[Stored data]
---
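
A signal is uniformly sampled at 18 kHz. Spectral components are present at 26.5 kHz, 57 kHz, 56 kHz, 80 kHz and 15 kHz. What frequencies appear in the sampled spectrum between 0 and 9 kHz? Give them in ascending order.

fs/2 = 9 kHz.
26.5 kHz mod fs = 8.5 kHz.
8.5 kHz ≤ fs/2 = 9 kHz, appears at 8.5 kHz.
57 kHz mod fs = 3 kHz.
3 kHz ≤ fs/2 = 9 kHz, appears at 3 kHz.
56 kHz mod fs = 2 kHz.
2 kHz ≤ fs/2 = 9 kHz, appears at 2 kHz.
80 kHz mod fs = 8 kHz.
8 kHz ≤ fs/2 = 9 kHz, appears at 8 kHz.
15 kHz > fs/2 = 9 kHz, folds to fs − 15 kHz = 3 kHz.
Distinct values: {2 kHz, 3 kHz, 8 kHz, 8.5 kHz}.

2 kHz, 3 kHz, 8 kHz, 8.5 kHz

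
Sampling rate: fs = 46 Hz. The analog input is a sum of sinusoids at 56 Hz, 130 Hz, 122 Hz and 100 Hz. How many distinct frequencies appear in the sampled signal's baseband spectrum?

fs/2 = 23 Hz.
56 Hz mod fs = 10 Hz.
10 Hz ≤ fs/2 = 23 Hz, appears at 10 Hz.
130 Hz mod fs = 38 Hz.
38 Hz > fs/2 = 23 Hz, folds to fs − 38 Hz = 8 Hz.
122 Hz mod fs = 30 Hz.
30 Hz > fs/2 = 23 Hz, folds to fs − 30 Hz = 16 Hz.
100 Hz mod fs = 8 Hz.
8 Hz ≤ fs/2 = 23 Hz, appears at 8 Hz.
Distinct values: {8 Hz, 10 Hz, 16 Hz} → 3.

3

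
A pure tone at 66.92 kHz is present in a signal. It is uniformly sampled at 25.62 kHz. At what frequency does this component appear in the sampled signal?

9.94 kHz

66.92 kHz mod fs = 15.68 kHz.
15.68 kHz > fs/2 = 12.81 kHz, folds to fs − 15.68 kHz = 9.94 kHz.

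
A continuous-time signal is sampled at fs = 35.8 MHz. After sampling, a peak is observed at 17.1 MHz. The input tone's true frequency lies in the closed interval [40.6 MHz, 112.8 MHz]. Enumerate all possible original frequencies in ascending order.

Frequencies that alias to 17.1 MHz are k·fs ± 17.1 MHz for integer k ≥ 0.
k=0: 17.1 MHz.
k=1: 18.7 MHz, 52.9 MHz.
k=2: 54.5 MHz, 88.7 MHz.
k=3: 90.3 MHz, 124.5 MHz.
k=4: 126.1 MHz, 160.3 MHz.
Within [40.6 MHz, 112.8 MHz]: 52.9 MHz, 54.5 MHz, 88.7 MHz, 90.3 MHz.

52.9 MHz, 54.5 MHz, 88.7 MHz, 90.3 MHz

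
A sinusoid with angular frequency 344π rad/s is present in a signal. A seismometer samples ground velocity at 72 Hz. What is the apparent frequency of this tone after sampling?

28 Hz

ω = 344π rad/s → f = ω/(2π) = 172 Hz.
172 Hz mod fs = 28 Hz.
28 Hz ≤ fs/2 = 36 Hz, appears at 28 Hz.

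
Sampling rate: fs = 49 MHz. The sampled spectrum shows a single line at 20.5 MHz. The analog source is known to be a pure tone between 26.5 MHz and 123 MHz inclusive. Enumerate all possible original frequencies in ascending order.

Frequencies that alias to 20.5 MHz are k·fs ± 20.5 MHz for integer k ≥ 0.
k=0: 20.5 MHz.
k=1: 28.5 MHz, 69.5 MHz.
k=2: 77.5 MHz, 118.5 MHz.
k=3: 126.5 MHz, 167.5 MHz.
Within [26.5 MHz, 123 MHz]: 28.5 MHz, 69.5 MHz, 77.5 MHz, 118.5 MHz.

28.5 MHz, 69.5 MHz, 77.5 MHz, 118.5 MHz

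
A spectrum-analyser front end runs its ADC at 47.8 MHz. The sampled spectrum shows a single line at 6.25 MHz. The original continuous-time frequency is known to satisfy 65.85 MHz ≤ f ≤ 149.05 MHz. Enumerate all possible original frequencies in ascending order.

Frequencies that alias to 6.25 MHz are k·fs ± 6.25 MHz for integer k ≥ 0.
k=0: 6.25 MHz.
k=1: 41.55 MHz, 54.05 MHz.
k=2: 89.35 MHz, 101.85 MHz.
k=3: 137.15 MHz, 149.65 MHz.
k=4: 184.95 MHz, 197.45 MHz.
Within [65.85 MHz, 149.05 MHz]: 89.35 MHz, 101.85 MHz, 137.15 MHz.

89.35 MHz, 101.85 MHz, 137.15 MHz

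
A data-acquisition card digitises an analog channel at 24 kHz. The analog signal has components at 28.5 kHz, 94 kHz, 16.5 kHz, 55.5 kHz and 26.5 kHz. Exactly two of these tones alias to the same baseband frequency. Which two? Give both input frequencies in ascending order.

fs/2 = 12 kHz.
28.5 kHz mod fs = 4.5 kHz.
4.5 kHz ≤ fs/2 = 12 kHz, appears at 4.5 kHz.
94 kHz mod fs = 22 kHz.
22 kHz > fs/2 = 12 kHz, folds to fs − 22 kHz = 2 kHz.
16.5 kHz > fs/2 = 12 kHz, folds to fs − 16.5 kHz = 7.5 kHz.
55.5 kHz mod fs = 7.5 kHz.
7.5 kHz ≤ fs/2 = 12 kHz, appears at 7.5 kHz.
26.5 kHz mod fs = 2.5 kHz.
2.5 kHz ≤ fs/2 = 12 kHz, appears at 2.5 kHz.
16.5 kHz and 55.5 kHz both map to 7.5 kHz.

16.5 kHz, 55.5 kHz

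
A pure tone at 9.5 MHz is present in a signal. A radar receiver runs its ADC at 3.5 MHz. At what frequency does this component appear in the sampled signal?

9.5 MHz mod fs = 2.5 MHz.
2.5 MHz > fs/2 = 1.75 MHz, folds to fs − 2.5 MHz = 1 MHz.

1 MHz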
---
What is wanted is every line above, written out exactly.

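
A signal is uniformly sampled at 18 kHz. Spectral components are present at 26.5 kHz, 57 kHz, 56 kHz, 80 kHz and 15 kHz. What frequencies appear in the sampled spectrum between 0 and 9 kHz? Give them in ascending order.

fs/2 = 9 kHz.
26.5 kHz mod fs = 8.5 kHz.
8.5 kHz ≤ fs/2 = 9 kHz, appears at 8.5 kHz.
57 kHz mod fs = 3 kHz.
3 kHz ≤ fs/2 = 9 kHz, appears at 3 kHz.
56 kHz mod fs = 2 kHz.
2 kHz ≤ fs/2 = 9 kHz, appears at 2 kHz.
80 kHz mod fs = 8 kHz.
8 kHz ≤ fs/2 = 9 kHz, appears at 8 kHz.
15 kHz > fs/2 = 9 kHz, folds to fs − 15 kHz = 3 kHz.
Distinct values: {2 kHz, 3 kHz, 8 kHz, 8.5 kHz}.

2 kHz, 3 kHz, 8 kHz, 8.5 kHz

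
Sampling rate: fs = 46 Hz. The analog input is a sum of sinusoids at 56 Hz, 130 Hz, 122 Hz and 100 Hz. How many distinct frequencies appear in the sampled signal's baseband spectrum?

fs/2 = 23 Hz.
56 Hz mod fs = 10 Hz.
10 Hz ≤ fs/2 = 23 Hz, appears at 10 Hz.
130 Hz mod fs = 38 Hz.
38 Hz > fs/2 = 23 Hz, folds to fs − 38 Hz = 8 Hz.
122 Hz mod fs = 30 Hz.
30 Hz > fs/2 = 23 Hz, folds to fs − 30 Hz = 16 Hz.
100 Hz mod fs = 8 Hz.
8 Hz ≤ fs/2 = 23 Hz, appears at 8 Hz.
Distinct values: {8 Hz, 10 Hz, 16 Hz} → 3.

3

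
A pure tone at 66.92 kHz is present in a signal. It is uniformly sampled at 25.62 kHz. At what frequency does this component appear in the sampled signal?

9.94 kHz

66.92 kHz mod fs = 15.68 kHz.
15.68 kHz > fs/2 = 12.81 kHz, folds to fs − 15.68 kHz = 9.94 kHz.

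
A continuous-time signal is sampled at fs = 35.8 MHz. After sampling, a peak is observed at 17.1 MHz. The input tone's true frequency lies in the closed interval [40.6 MHz, 112.8 MHz]. Enumerate all possible original frequencies in ascending order.

Frequencies that alias to 17.1 MHz are k·fs ± 17.1 MHz for integer k ≥ 0.
k=0: 17.1 MHz.
k=1: 18.7 MHz, 52.9 MHz.
k=2: 54.5 MHz, 88.7 MHz.
k=3: 90.3 MHz, 124.5 MHz.
k=4: 126.1 MHz, 160.3 MHz.
Within [40.6 MHz, 112.8 MHz]: 52.9 MHz, 54.5 MHz, 88.7 MHz, 90.3 MHz.

52.9 MHz, 54.5 MHz, 88.7 MHz, 90.3 MHz

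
A sinusoid with angular frequency 344π rad/s is present in a signal. A seismometer samples ground velocity at 72 Hz. What is the apparent frequency of this tone after sampling?

28 Hz

ω = 344π rad/s → f = ω/(2π) = 172 Hz.
172 Hz mod fs = 28 Hz.
28 Hz ≤ fs/2 = 36 Hz, appears at 28 Hz.

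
Sampling rate: fs = 49 MHz. The sampled spectrum shows a single line at 20.5 MHz. The analog source is known to be a pure tone between 26.5 MHz and 123 MHz inclusive. Enumerate all possible original frequencies in ascending order.

Frequencies that alias to 20.5 MHz are k·fs ± 20.5 MHz for integer k ≥ 0.
k=0: 20.5 MHz.
k=1: 28.5 MHz, 69.5 MHz.
k=2: 77.5 MHz, 118.5 MHz.
k=3: 126.5 MHz, 167.5 MHz.
Within [26.5 MHz, 123 MHz]: 28.5 MHz, 69.5 MHz, 77.5 MHz, 118.5 MHz.

28.5 MHz, 69.5 MHz, 77.5 MHz, 118.5 MHz

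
A spectrum-analyser front end runs its ADC at 47.8 MHz. The sampled spectrum shows a single line at 6.25 MHz. The original continuous-time frequency is known to satisfy 65.85 MHz ≤ f ≤ 149.05 MHz. Enumerate all possible original frequencies in ascending order.

Frequencies that alias to 6.25 MHz are k·fs ± 6.25 MHz for integer k ≥ 0.
k=0: 6.25 MHz.
k=1: 41.55 MHz, 54.05 MHz.
k=2: 89.35 MHz, 101.85 MHz.
k=3: 137.15 MHz, 149.65 MHz.
k=4: 184.95 MHz, 197.45 MHz.
Within [65.85 MHz, 149.05 MHz]: 89.35 MHz, 101.85 MHz, 137.15 MHz.

89.35 MHz, 101.85 MHz, 137.15 MHz

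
A data-acquisition card digitises an analog channel at 24 kHz. The analog signal has components at 28.5 kHz, 94 kHz, 16.5 kHz, 55.5 kHz and 26.5 kHz. Exactly two of these tones alias to the same baseband frequency. Which two? Give both input frequencies in ascending order.

fs/2 = 12 kHz.
28.5 kHz mod fs = 4.5 kHz.
4.5 kHz ≤ fs/2 = 12 kHz, appears at 4.5 kHz.
94 kHz mod fs = 22 kHz.
22 kHz > fs/2 = 12 kHz, folds to fs − 22 kHz = 2 kHz.
16.5 kHz > fs/2 = 12 kHz, folds to fs − 16.5 kHz = 7.5 kHz.
55.5 kHz mod fs = 7.5 kHz.
7.5 kHz ≤ fs/2 = 12 kHz, appears at 7.5 kHz.
26.5 kHz mod fs = 2.5 kHz.
2.5 kHz ≤ fs/2 = 12 kHz, appears at 2.5 kHz.
16.5 kHz and 55.5 kHz both map to 7.5 kHz.

16.5 kHz, 55.5 kHz

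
A pure tone at 9.5 MHz is present in a signal. A radar receiver runs its ADC at 3.5 MHz. At what frequency does this component appear in the sampled signal?

9.5 MHz mod fs = 2.5 MHz.
2.5 MHz > fs/2 = 1.75 MHz, folds to fs − 2.5 MHz = 1 MHz.

1 MHz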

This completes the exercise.